Reproduce word for word the lines between those holding "Answer: √(-44847 + √166226) ≈ 210.81*I" and "Answer: 2853", inclusive, and nothing else from the data below.
-- Records for processing follows --
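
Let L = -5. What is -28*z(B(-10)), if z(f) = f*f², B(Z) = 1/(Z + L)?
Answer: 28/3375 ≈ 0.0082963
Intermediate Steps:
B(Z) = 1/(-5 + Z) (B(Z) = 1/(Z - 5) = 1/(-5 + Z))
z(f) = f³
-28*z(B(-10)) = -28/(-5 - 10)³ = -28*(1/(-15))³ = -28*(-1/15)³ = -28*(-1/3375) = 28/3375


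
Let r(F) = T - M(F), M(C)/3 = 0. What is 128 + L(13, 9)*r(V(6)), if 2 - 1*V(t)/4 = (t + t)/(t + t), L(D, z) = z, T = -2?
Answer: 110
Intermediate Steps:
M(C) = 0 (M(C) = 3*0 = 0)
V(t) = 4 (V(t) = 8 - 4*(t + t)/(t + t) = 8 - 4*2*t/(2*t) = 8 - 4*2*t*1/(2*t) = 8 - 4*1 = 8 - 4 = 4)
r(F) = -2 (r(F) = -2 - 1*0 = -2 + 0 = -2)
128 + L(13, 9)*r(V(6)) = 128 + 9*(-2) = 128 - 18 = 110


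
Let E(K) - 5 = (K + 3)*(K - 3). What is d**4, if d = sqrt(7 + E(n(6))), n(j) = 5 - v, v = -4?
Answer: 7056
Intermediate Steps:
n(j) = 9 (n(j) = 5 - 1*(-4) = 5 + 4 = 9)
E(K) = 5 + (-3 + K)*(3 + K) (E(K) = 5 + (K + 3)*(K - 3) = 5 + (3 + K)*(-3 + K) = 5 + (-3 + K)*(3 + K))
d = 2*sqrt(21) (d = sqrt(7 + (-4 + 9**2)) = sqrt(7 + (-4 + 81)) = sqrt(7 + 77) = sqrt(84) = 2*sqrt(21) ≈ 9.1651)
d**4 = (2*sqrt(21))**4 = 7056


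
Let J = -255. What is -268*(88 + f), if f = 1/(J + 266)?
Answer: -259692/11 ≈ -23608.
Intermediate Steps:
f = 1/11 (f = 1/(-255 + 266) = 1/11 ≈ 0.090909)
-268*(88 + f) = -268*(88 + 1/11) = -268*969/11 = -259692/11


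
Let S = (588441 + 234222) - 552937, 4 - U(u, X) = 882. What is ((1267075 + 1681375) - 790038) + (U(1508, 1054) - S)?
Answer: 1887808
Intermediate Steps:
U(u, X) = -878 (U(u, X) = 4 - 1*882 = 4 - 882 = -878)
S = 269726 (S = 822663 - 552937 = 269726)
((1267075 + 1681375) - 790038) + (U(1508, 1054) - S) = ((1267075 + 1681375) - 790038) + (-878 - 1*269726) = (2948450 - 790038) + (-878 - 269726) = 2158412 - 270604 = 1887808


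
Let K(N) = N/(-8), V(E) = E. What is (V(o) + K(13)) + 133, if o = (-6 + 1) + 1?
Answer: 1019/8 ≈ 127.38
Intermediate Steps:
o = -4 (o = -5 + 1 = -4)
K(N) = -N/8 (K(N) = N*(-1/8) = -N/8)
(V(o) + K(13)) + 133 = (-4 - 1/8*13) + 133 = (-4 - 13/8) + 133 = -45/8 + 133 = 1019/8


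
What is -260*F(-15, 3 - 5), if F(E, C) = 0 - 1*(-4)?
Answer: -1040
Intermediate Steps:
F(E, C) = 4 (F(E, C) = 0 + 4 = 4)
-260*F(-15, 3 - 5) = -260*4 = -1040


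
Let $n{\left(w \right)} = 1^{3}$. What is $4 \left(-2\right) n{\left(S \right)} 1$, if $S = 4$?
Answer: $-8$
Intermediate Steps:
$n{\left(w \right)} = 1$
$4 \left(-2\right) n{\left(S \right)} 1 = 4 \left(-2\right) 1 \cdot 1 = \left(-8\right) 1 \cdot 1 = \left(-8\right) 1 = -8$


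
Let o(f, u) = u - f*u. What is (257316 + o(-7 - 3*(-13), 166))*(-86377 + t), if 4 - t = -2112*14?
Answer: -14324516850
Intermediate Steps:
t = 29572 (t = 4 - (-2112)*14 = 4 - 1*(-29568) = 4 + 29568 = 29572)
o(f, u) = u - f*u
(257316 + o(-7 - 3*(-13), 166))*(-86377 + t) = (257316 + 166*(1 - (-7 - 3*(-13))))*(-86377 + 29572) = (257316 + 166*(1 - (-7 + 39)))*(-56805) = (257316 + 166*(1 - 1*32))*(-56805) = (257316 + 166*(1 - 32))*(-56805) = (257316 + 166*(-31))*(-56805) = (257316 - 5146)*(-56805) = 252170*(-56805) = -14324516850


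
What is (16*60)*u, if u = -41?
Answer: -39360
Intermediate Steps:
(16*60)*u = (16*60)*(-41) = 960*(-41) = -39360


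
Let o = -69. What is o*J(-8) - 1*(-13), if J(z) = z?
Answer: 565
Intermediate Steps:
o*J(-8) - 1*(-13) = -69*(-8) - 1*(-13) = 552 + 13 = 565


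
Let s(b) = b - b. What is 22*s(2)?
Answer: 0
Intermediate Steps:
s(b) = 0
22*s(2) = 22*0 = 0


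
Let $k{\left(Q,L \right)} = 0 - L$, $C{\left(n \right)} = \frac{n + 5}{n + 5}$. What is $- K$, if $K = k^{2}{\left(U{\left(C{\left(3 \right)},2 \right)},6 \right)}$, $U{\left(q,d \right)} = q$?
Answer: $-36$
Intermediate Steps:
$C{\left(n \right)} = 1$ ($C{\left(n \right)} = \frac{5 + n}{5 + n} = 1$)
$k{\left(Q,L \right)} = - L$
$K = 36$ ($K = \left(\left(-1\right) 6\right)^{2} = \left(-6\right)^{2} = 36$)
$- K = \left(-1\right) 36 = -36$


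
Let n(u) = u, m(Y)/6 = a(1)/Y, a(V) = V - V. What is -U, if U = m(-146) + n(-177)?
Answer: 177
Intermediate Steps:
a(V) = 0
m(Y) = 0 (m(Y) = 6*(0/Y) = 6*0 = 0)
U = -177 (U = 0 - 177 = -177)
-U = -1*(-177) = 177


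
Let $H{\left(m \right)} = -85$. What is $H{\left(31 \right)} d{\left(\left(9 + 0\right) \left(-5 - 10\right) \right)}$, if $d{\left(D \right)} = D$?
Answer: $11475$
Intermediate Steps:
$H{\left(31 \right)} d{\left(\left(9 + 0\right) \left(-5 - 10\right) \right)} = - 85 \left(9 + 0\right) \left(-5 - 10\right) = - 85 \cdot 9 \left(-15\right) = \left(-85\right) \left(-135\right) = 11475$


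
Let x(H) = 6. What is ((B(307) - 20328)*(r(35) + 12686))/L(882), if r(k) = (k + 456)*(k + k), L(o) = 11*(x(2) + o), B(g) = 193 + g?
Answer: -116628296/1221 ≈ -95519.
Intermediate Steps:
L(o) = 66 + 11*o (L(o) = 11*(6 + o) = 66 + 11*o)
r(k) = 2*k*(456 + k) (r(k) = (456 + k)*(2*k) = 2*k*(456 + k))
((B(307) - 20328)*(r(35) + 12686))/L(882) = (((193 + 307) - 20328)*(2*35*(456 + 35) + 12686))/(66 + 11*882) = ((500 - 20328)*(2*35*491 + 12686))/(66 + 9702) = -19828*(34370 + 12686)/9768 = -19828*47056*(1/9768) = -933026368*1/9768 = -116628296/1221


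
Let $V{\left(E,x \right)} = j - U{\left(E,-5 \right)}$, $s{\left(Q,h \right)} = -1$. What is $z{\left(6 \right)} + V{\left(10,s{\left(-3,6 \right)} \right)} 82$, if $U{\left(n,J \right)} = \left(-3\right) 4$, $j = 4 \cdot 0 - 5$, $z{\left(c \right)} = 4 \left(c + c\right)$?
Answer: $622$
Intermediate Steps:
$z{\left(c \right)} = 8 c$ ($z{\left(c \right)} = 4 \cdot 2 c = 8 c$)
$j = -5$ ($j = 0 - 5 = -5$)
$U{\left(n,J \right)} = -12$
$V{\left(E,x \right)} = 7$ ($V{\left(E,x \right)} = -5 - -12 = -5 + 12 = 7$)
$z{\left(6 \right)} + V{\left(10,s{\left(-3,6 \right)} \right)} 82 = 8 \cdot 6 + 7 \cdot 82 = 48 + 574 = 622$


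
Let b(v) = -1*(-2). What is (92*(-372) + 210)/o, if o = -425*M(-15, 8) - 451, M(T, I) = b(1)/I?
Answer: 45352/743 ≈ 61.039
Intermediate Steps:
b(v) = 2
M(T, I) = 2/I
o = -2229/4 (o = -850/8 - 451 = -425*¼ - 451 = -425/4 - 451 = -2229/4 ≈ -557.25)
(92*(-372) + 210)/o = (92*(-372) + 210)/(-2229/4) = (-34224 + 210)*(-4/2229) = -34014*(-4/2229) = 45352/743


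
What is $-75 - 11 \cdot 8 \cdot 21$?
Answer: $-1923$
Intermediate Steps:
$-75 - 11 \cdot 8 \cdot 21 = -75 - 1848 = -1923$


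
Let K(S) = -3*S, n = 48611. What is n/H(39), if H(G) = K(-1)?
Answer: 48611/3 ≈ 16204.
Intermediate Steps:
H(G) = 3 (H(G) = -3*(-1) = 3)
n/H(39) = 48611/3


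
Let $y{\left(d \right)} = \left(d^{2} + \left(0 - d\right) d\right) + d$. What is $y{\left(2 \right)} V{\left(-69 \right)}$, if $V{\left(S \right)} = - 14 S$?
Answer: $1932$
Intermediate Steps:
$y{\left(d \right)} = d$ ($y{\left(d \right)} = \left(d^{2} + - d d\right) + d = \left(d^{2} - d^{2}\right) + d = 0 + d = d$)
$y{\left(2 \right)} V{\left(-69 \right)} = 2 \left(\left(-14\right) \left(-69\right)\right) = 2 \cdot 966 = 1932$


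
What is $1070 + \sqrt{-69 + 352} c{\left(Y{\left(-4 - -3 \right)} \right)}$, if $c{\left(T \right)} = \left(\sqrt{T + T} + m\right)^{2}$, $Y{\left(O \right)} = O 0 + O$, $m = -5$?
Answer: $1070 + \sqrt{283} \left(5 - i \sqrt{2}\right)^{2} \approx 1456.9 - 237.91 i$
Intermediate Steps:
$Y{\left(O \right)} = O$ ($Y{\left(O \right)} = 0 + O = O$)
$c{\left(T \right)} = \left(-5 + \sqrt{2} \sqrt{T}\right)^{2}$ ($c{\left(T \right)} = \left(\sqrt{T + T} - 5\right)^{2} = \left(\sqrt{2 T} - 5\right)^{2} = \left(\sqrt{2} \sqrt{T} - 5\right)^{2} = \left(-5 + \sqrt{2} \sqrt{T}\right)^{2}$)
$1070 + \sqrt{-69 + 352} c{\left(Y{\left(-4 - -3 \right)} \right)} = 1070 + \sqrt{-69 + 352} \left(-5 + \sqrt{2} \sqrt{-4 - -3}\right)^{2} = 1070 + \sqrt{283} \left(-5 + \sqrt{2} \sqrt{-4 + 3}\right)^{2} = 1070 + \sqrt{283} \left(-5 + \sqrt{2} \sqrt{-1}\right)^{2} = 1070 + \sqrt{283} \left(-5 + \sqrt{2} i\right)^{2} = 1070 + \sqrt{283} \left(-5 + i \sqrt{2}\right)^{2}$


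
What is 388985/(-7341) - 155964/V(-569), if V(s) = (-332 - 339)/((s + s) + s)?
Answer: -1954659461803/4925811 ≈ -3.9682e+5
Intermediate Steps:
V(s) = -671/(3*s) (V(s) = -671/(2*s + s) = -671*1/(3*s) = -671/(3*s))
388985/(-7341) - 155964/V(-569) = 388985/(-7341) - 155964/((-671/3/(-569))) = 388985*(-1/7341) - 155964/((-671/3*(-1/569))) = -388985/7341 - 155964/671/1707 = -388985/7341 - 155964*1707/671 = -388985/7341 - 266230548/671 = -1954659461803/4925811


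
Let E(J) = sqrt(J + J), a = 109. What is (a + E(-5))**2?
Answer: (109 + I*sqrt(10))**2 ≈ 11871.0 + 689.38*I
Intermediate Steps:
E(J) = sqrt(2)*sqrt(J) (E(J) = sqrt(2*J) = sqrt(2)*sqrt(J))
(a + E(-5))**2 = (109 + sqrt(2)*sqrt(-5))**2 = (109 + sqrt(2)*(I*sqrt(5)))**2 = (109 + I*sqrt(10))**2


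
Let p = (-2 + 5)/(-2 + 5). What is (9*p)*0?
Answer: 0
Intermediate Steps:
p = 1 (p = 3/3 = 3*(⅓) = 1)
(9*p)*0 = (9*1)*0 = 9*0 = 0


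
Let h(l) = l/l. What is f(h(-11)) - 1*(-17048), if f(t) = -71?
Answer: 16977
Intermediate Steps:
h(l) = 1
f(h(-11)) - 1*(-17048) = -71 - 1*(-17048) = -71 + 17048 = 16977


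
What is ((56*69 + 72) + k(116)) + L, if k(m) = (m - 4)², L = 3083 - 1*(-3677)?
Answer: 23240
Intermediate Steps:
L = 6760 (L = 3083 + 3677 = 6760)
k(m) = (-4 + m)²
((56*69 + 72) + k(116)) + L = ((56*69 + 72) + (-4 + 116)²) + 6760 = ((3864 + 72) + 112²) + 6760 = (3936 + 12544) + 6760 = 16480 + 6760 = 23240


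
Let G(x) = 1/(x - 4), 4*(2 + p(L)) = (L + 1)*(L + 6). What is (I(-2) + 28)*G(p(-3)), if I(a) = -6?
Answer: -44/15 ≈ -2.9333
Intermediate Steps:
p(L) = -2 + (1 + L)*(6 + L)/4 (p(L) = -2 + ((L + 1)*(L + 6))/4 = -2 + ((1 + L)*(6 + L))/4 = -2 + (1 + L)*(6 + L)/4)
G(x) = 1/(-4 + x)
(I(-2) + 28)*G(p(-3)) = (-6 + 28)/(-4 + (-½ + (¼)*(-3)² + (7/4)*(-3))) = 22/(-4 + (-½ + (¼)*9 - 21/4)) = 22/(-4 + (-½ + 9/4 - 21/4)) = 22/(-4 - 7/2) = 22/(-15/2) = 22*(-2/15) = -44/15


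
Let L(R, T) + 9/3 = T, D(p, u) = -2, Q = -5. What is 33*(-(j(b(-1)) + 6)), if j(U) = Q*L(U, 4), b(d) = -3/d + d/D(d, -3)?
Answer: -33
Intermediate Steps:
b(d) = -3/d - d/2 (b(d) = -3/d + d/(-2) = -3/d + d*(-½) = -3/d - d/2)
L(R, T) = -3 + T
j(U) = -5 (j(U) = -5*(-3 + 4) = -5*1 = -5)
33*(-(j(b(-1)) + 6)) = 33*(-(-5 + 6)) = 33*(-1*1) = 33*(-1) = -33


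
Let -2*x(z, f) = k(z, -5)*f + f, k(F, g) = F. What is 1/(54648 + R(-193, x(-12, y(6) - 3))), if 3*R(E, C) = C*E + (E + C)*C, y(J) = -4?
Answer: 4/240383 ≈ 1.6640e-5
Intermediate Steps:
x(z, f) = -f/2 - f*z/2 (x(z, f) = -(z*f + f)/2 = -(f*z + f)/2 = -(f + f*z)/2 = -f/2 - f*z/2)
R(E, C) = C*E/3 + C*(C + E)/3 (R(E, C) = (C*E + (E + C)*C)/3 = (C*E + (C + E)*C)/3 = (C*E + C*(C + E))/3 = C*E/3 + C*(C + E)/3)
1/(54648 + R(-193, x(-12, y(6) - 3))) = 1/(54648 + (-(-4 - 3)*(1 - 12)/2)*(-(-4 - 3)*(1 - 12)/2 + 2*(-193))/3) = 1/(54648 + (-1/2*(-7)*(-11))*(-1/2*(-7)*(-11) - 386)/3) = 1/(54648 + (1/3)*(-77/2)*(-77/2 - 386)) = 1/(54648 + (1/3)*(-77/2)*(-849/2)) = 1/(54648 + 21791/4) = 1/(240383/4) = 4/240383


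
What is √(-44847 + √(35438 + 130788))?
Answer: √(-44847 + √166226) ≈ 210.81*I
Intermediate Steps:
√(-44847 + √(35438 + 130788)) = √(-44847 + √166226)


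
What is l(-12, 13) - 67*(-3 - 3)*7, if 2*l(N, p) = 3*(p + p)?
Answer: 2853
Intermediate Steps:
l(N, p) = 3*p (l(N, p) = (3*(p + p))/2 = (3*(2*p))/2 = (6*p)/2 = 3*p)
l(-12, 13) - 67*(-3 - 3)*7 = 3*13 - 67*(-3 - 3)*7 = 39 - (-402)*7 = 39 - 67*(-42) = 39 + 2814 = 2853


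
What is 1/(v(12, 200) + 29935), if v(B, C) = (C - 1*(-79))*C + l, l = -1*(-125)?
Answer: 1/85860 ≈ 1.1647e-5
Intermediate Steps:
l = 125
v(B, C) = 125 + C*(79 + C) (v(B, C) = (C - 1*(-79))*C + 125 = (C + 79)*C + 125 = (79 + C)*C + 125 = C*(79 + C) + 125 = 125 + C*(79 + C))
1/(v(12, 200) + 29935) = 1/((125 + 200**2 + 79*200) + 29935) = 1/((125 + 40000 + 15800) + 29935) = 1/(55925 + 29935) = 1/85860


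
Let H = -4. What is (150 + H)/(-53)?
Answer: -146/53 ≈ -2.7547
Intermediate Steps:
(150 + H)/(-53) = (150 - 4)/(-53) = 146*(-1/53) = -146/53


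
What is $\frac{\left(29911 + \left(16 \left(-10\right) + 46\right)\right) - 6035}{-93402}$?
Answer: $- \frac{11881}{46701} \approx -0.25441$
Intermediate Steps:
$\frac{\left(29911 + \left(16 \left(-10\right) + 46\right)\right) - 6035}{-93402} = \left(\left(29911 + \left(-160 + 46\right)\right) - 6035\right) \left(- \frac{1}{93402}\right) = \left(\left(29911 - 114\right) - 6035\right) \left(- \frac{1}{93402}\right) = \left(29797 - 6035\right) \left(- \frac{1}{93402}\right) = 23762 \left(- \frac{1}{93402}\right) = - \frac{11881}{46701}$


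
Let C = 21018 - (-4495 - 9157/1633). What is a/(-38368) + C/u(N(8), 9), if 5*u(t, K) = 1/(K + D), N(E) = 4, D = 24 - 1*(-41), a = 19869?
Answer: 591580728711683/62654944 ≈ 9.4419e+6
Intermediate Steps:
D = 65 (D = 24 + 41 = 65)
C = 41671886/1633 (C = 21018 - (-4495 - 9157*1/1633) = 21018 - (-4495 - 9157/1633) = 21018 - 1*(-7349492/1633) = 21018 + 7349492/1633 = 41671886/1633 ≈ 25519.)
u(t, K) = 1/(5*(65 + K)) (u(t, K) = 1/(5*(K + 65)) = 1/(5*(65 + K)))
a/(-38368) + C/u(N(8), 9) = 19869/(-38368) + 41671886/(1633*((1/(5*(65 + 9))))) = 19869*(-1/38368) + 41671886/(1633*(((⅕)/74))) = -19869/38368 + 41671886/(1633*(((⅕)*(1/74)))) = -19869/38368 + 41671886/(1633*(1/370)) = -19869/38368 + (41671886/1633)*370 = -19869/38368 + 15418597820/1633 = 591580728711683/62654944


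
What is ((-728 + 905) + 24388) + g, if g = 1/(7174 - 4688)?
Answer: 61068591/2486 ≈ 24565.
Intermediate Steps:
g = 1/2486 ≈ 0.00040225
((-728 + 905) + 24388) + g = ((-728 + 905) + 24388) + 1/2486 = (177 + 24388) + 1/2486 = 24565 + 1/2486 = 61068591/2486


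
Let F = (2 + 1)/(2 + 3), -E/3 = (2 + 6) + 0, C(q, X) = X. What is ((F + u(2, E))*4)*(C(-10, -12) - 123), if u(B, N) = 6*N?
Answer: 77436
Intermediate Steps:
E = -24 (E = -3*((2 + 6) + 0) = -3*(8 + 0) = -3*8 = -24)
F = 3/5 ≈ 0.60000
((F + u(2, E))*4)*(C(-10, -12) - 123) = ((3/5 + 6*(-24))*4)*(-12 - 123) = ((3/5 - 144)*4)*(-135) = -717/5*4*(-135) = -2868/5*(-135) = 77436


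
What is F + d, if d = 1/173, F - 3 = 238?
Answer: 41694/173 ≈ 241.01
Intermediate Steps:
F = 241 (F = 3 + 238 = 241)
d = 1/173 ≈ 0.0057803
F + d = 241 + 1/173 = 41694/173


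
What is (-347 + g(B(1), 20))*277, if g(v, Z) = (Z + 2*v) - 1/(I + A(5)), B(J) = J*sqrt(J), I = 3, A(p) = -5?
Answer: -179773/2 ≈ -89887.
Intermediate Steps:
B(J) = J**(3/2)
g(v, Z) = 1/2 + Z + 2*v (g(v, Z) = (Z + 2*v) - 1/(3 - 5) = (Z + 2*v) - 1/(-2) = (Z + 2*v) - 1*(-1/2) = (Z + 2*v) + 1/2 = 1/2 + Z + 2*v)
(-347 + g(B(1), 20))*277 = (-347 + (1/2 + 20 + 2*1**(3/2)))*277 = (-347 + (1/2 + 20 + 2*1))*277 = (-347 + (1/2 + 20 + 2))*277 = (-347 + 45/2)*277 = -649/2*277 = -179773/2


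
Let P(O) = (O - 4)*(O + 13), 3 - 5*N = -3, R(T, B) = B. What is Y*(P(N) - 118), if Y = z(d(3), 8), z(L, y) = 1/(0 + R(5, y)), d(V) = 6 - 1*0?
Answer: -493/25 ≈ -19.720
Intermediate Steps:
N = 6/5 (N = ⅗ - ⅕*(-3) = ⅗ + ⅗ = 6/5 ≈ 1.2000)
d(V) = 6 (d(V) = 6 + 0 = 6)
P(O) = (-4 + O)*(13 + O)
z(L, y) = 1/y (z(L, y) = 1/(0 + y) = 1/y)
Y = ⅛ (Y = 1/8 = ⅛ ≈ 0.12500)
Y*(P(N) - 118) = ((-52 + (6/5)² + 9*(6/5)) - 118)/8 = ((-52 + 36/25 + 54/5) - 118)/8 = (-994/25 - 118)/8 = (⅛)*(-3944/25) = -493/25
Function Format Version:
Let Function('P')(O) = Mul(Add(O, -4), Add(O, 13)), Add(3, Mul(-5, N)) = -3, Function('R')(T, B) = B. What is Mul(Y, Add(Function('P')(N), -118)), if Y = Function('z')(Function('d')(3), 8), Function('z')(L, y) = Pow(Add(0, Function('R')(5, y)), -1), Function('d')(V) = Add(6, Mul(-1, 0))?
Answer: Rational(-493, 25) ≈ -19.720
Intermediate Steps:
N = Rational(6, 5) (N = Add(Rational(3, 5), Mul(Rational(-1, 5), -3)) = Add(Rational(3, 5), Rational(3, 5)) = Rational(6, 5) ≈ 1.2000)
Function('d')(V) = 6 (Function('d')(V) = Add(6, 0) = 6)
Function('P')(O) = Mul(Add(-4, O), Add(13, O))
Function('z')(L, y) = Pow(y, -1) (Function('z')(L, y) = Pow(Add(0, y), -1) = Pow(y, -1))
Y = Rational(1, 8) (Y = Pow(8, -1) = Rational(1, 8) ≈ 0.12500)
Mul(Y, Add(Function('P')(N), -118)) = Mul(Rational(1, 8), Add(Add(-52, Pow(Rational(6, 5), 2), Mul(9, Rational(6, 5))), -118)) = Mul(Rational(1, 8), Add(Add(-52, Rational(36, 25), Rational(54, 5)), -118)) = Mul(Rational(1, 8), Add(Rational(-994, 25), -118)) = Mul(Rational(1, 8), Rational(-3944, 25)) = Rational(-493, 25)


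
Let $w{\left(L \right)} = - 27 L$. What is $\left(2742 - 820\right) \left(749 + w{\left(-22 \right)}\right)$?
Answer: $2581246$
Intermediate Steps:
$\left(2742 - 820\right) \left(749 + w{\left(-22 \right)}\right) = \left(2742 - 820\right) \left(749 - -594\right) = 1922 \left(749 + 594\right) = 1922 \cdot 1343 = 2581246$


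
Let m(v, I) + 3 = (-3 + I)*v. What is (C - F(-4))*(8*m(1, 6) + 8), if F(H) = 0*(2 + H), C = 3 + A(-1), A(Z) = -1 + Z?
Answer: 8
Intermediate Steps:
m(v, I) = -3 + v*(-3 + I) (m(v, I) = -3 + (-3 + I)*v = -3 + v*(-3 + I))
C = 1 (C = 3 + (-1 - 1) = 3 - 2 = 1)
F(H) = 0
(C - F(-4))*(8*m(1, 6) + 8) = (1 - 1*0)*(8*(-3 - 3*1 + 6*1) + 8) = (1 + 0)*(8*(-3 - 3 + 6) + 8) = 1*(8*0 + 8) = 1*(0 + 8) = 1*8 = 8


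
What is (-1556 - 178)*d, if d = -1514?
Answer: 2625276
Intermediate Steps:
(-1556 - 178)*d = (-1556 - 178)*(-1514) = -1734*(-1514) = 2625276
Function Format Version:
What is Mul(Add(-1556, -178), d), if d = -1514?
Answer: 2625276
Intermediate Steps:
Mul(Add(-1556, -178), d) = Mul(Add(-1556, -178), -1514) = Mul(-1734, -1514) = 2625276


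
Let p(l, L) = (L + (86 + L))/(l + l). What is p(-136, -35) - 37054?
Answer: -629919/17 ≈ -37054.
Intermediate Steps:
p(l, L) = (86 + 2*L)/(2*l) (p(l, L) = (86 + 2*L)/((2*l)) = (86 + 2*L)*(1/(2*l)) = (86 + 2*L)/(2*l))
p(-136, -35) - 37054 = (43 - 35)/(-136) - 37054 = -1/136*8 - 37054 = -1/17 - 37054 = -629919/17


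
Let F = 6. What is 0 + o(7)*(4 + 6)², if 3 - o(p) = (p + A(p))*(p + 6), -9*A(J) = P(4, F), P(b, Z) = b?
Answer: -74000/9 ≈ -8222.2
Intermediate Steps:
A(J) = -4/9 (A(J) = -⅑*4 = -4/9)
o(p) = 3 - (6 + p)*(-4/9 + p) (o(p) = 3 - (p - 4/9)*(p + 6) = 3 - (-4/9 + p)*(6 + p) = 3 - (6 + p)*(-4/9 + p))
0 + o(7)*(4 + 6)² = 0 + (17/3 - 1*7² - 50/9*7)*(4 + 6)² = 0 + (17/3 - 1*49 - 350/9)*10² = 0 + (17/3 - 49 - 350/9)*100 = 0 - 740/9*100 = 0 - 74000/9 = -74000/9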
-- Records for processing concluded --
Solution to the problem
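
Answer: √(-44847 + √166226) ≈ 210.81*I
Intermediate Steps:
√(-44847 + √(35438 + 130788)) = √(-44847 + √166226)


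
What is l(-12, 13) - 67*(-3 - 3)*7, if 2*l(N, p) = 3*(p + p)?
Answer: 2853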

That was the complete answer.